=== What is expected ===
Nothing other than the lines from the one containing "G = ℤ_85, H" through the last line of the data below should be output, each reproduced exactly.

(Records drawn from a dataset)
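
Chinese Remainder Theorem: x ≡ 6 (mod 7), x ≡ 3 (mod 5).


m₁ = 7, m₂ = 5, gcd = 1, so CRT applies. M = m₁·m₂ = 35
Let M₁ = M/m₁ = 5, M₂ = M/m₂ = 7
Find y₁ ≡ M₁⁻¹ (mod m₁): 5⁻¹ ≡ 3 (mod 7)
Find y₂ ≡ M₂⁻¹ (mod m₂): 7⁻¹ ≡ 3 (mod 5)
x = a₁·M₁·y₁ + a₂·M₂·y₂ = 6·5·3 + 3·7·3 = 153
Reduce mod 35: x ≡ 13
Check: 13 mod 7 = 6 ✓, 13 mod 5 = 3 ✓

x ≡ 13 (mod 35)


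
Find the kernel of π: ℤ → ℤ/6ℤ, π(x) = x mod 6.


Kernel = preimage of identity
ker(π) = multiples of 6 = 6ℤ

ker(π) = 6ℤ


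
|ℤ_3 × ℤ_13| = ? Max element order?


|ℤ_3 × ℤ_13| = 3 × 13 = 39
Max element order = lcm(3,13) = 39
Cyclic? Yes (gcd=1)

|ℤ_3×ℤ_13| = 39, max element order = 39


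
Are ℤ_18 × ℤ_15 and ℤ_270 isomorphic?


Comparing ℤ_18 × ℤ_15 and ℤ_270:
gcd(18,15) = 3 ≠ 1. Max element order in ℤ_18×ℤ_15 is lcm(18,15) = 90 < 270, so it has no element of order 270

No, ℤ_18 × ℤ_15 ≇ ℤ_270


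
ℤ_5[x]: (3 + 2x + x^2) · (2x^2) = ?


Expand and collect like terms; reduce coefficients mod 5:
x^0: 3·0 = 0 ≡ 0 (mod 5)
x^1: 3·0 + 2·0 = 0 ≡ 0 (mod 5)
x^2: 3·2 + 2·0 + 1·0 = 6 ≡ 1 (mod 5)
x^3: 2·2 + 1·0 = 4 ≡ 4 (mod 5)
x^4: 1·2 = 2 ≡ 2 (mod 5)
Result: x^2 + 4x^3 + 2x^4

f · g = x^2 + 4x^3 + 2x^4


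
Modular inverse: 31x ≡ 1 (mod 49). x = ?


Use the extended Euclidean algorithm to write 1 = 31·s + 49·t; then s mod 49 is the inverse.
Euclidean algorithm:
  31 = 0·49 + 31
  49 = 1·31 + 18
  31 = 1·18 + 13
  18 = 1·13 + 5
  13 = 2·5 + 3
  5 = 1·3 + 2
  3 = 1·2 + 1
  2 = 2·1 + 0
gcd(31,49) = 1
Back-substitution gives: 31·(19) + 49·(-12) = 1
So 31⁻¹ ≡ 19 ≡ 19 (mod 49)
Check: 31 × 19 = 589 ≡ 1 (mod 49) ✓

31⁻¹ ≡ 19 (mod 49)


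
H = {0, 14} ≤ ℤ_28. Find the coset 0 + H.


0 + H = {0 + h (mod 28) : h ∈ H}
0+0=0, 0+14=14

0 + H = {0, 14}


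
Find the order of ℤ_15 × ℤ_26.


|A × B| = |A| · |B|
|ℤ_15 × ℤ_26| = 15 × 26 = 390

|ℤ_15 × ℤ_26| = 390


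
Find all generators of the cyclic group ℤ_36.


g generates ℤ_n iff gcd(g,n) = 1
Prime factors of 36: 2, 3
Generators are g ∈ {1,...,35} not divisible by any of these primes.
Generators: {1, 5, 7, 11, 13, 17, 19, 23, 25, 29, 31, 35}
Number of generators = φ(36) = 12

Generators of ℤ_36 = {1, 5, 7, 11, 13, 17, 19, 23, 25, 29, 31, 35}


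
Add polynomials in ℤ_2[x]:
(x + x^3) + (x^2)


Add coefficients mod 2:
x^0: 0 + 0 = 0 (mod 2)
x^1: 1 + 0 = 1 (mod 2)
x^2: 0 + 1 = 1 (mod 2)
x^3: 1 + 0 = 1 (mod 2)
Result: x + x^2 + x^3

f + g = x + x^2 + x^3


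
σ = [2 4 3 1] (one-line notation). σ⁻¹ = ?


To find σ⁻¹, swap domain and range:
σ(1) = 2 → σ⁻¹(2) = 1
σ(2) = 4 → σ⁻¹(4) = 2
σ(3) = 3 → σ⁻¹(3) = 3
σ(4) = 1 → σ⁻¹(1) = 4

σ⁻¹ = [4 1 3 2]


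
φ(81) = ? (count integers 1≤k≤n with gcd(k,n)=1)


Factor n: 81 = 3^4
φ(n) = n · ∏(1 - 1/p) over distinct primes p | n
φ(81) = 81 · (1 - 1/3) = 54

φ(81) = 54


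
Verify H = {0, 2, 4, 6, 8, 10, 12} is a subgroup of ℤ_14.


Subgroup test for H = {0, 2, 4, 6, 8, 10, 12} in (ℤ_14, +):
(1) 0 ∈ H? Yes
(2) Closure: for all a,b ∈ H, (a+b) mod 14 ∈ H? Yes
(3) Inverses: for all a ∈ H, -a mod 14 ∈ H? Yes

Yes, H is a subgroup of ℤ_14


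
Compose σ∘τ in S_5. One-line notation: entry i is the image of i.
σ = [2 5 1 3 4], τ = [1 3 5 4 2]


σ∘τ: apply τ first, then σ
1 →τ 1 →σ 2
2 →τ 3 →σ 1
3 →τ 5 →σ 4
4 →τ 4 →σ 3
5 →τ 2 →σ 5

σ∘τ = [2 1 4 3 5]


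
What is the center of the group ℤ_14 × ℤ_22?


Z(G) = {g ∈ G | gx = xg for all x ∈ G}
Direct product of abelian groups is abelian, so Z(G) = G

Z(ℤ_14 × ℤ_22) = ℤ_14 × ℤ_22


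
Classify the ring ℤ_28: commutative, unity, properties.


ℤ_28 is a commutative ring with unity 1; 28 = 2×14 is composite, so 2·14 ≡ 0 gives zero divisors (not an integral domain)
Commutative: Yes
Integral domain: No
Has unity: Yes

ℤ_28: Commutative=Yes, Unity=Yes


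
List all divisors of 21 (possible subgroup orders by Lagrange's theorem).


Lagrange's theorem: |H| divides |G|
|G| = 21
Divisors of 21: 1, 3, 7, 21

Possible subgroup orders: {1, 3, 7, 21}


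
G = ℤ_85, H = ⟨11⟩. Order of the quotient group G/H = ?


|⟨11⟩| = n / gcd(11, 85) = 85 / 1 = 85
H is normal (ℤ_85 is abelian).
|G/H| = |G| / |H| = 85 / 85 = 1

|G/H| = 1


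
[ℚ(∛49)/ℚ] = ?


∛49 has minimal polynomial x³ - 49 (irreducible over ℚ since 49 is not a perfect cube)

[ℚ(∛49)/ℚ] = 3


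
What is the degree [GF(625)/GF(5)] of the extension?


GF(625) = GF(5^4), so the extension degree is 4

[GF(625)/GF(5)] = 4


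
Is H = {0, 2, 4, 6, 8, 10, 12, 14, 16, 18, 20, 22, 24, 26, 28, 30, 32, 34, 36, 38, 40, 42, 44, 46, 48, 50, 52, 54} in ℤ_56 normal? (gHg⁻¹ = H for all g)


H = {0, 2, 4, 6, 8, 10, 12, 14, 16, 18, 20, 22, 24, 26, 28, 30, 32, 34, 36, 38, 40, 42, 44, 46, 48, 50, 52, 54} in ℤ_56
ℤ_56 is abelian; every subgroup of an abelian group is normal

Yes, normal subgroup


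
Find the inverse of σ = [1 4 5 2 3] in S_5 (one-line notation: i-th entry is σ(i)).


To find σ⁻¹, swap domain and range:
σ(1) = 1 → σ⁻¹(1) = 1
σ(2) = 4 → σ⁻¹(4) = 2
σ(3) = 5 → σ⁻¹(5) = 3
σ(4) = 2 → σ⁻¹(2) = 4
σ(5) = 3 → σ⁻¹(3) = 5

σ⁻¹ = [1 4 5 2 3]


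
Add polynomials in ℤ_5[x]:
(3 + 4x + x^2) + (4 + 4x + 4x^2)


Add coefficients mod 5:
x^0: 3 + 4 = 2 (mod 5)
x^1: 4 + 4 = 3 (mod 5)
x^2: 1 + 4 = 0 (mod 5)
Result: 2 + 3x

f + g = 2 + 3x


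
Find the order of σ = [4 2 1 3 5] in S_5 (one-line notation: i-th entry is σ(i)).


Cycle decomposition: (1 4 3)
Cycle lengths: 3
Order = lcm(3) = 3

ord(σ) = 3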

=== Answer below ===
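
G = ℤ_85, H = ⟨11⟩. Order of the quotient group G/H = ?


|⟨11⟩| = n / gcd(11, 85) = 85 / 1 = 85
H is normal (ℤ_85 is abelian).
|G/H| = |G| / |H| = 85 / 85 = 1

|G/H| = 1


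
[ℚ(∛49)/ℚ] = ?


∛49 has minimal polynomial x³ - 49 (irreducible over ℚ since 49 is not a perfect cube)

[ℚ(∛49)/ℚ] = 3


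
What is the degree [GF(625)/GF(5)] of the extension?


GF(625) = GF(5^4), so the extension degree is 4

[GF(625)/GF(5)] = 4


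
Is H = {0, 2, 4, 6, 8, 10, 12, 14, 16, 18, 20, 22, 24, 26, 28, 30, 32, 34, 36, 38, 40, 42, 44, 46, 48, 50, 52, 54} in ℤ_56 normal? (gHg⁻¹ = H for all g)


H = {0, 2, 4, 6, 8, 10, 12, 14, 16, 18, 20, 22, 24, 26, 28, 30, 32, 34, 36, 38, 40, 42, 44, 46, 48, 50, 52, 54} in ℤ_56
ℤ_56 is abelian; every subgroup of an abelian group is normal

Yes, normal subgroup


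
Find the inverse of σ = [1 4 5 2 3] in S_5 (one-line notation: i-th entry is σ(i)).


To find σ⁻¹, swap domain and range:
σ(1) = 1 → σ⁻¹(1) = 1
σ(2) = 4 → σ⁻¹(4) = 2
σ(3) = 5 → σ⁻¹(5) = 3
σ(4) = 2 → σ⁻¹(2) = 4
σ(5) = 3 → σ⁻¹(3) = 5

σ⁻¹ = [1 4 5 2 3]


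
Add polynomials in ℤ_5[x]:
(3 + 4x + x^2) + (4 + 4x + 4x^2)


Add coefficients mod 5:
x^0: 3 + 4 = 2 (mod 5)
x^1: 4 + 4 = 3 (mod 5)
x^2: 1 + 4 = 0 (mod 5)
Result: 2 + 3x

f + g = 2 + 3x


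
Find the order of σ = [4 2 1 3 5] in S_5 (one-line notation: i-th entry is σ(i)).


Cycle decomposition: (1 4 3)
Cycle lengths: 3
Order = lcm(3) = 3

ord(σ) = 3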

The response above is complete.